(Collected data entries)
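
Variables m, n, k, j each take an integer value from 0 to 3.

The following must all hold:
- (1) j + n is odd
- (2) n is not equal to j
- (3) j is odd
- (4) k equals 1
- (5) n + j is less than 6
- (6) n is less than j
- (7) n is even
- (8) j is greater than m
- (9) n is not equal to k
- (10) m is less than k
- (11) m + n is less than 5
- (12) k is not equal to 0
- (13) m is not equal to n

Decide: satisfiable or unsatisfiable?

Try m = 0, n = 2, k = 1, j = 3.
Check constraint 5: n + j = 5; constraint 11: m + n = 2. The remaining constraints are straightforward to verify.

Satisfiable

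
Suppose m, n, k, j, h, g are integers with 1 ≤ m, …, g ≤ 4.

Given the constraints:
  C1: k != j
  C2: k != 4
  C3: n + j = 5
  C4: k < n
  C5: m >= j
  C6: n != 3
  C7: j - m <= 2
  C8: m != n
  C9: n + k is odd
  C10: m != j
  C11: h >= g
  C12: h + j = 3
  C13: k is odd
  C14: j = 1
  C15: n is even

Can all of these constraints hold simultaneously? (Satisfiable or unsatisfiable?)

Try m = 2, n = 4, k = 3, j = 1, h = 2, g = 1.
Check constraint 3: n + j = 5; constraint 7: j - m = -1; constraint 12: h + j = 3. The remaining constraints are straightforward to verify.

Satisfiable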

Description of the task: Which of the lines in the data hold the string "less"? Report each of them by copying it.

Task result:
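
- (5) n + j is less than 6
- (6) n is less than j
- (10) m is less than k
- (11) m + n is less than 5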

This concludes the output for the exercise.